§ WORK REQUIRED:
Each record below should be written out again exactly as given.

----

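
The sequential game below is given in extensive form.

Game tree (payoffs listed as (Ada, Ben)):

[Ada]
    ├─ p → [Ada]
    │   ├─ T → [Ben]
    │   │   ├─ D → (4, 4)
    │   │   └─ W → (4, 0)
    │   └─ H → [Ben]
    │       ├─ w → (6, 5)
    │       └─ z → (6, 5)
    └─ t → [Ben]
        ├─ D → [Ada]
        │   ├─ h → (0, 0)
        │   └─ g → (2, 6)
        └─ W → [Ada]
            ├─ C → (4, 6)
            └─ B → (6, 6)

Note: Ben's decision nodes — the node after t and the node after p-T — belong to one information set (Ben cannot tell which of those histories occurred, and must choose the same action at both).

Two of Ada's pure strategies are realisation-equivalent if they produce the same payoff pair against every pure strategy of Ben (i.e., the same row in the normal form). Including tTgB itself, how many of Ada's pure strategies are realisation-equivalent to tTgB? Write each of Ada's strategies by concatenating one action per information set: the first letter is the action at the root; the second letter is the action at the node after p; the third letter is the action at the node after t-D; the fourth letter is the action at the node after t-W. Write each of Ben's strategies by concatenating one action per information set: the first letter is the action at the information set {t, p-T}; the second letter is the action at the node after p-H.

Row for tTgB (columns Dw, Dz, Ww, Wz): (2,6) (2,6) (6,6) (6,6).
Under tTgB, Ada's choice at the node after p can never be reached regardless of what Ben does, so varying those choices leaves every outcome unchanged.
Holding the reachable choices fixed and varying the unreachable one freely already gives 2 equivalent strategies.
No other strategy reproduces this row, so those 2 are the full class: tTgB, tHgB.

2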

----

§ EXPECTED OUTPUT:
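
The sequential game below is given in extensive form.

Game tree (payoffs listed as (Ada, Ben)):

[Ada]
    ├─ p → [Ada]
    │   ├─ T → [Ben]
    │   │   ├─ D → (4, 4)
    │   │   └─ W → (4, 0)
    │   └─ H → [Ben]
    │       ├─ w → (6, 5)
    │       └─ z → (6, 5)
    └─ t → [Ben]
        ├─ D → [Ada]
        │   ├─ h → (0, 0)
        │   └─ g → (2, 6)
        └─ W → [Ada]
            ├─ C → (4, 6)
            └─ B → (6, 6)

Note: Ben's decision nodes — the node after t and the node after p-T — belong to one information set (Ben cannot tell which of those histories occurred, and must choose the same action at both).

Two of Ada's pure strategies are realisation-equivalent if they produce the same payoff pair against every pure strategy of Ben (i.e., the same row in the normal form). Including tTgB itself, how many of Ada's pure strategies are realisation-equivalent to tTgB? Write each of Ada's strategies by concatenating one action per information set: the first letter is the action at the root; the second letter is the action at the node after p; the third letter is the action at the node after t-D; the fourth letter is the action at the node after t-W. Write each of Ben's strategies by concatenating one action per information set: the first letter is the action at the information set {t, p-T}; the second letter is the action at the node after p-H.

Row for tTgB (columns Dw, Dz, Ww, Wz): (2,6) (2,6) (6,6) (6,6).
Under tTgB, Ada's choice at the node after p can never be reached regardless of what Ben does, so varying those choices leaves every outcome unchanged.
Holding the reachable choices fixed and varying the unreachable one freely already gives 2 equivalent strategies.
No other strategy reproduces this row, so those 2 are the full class: tTgB, tHgB.

2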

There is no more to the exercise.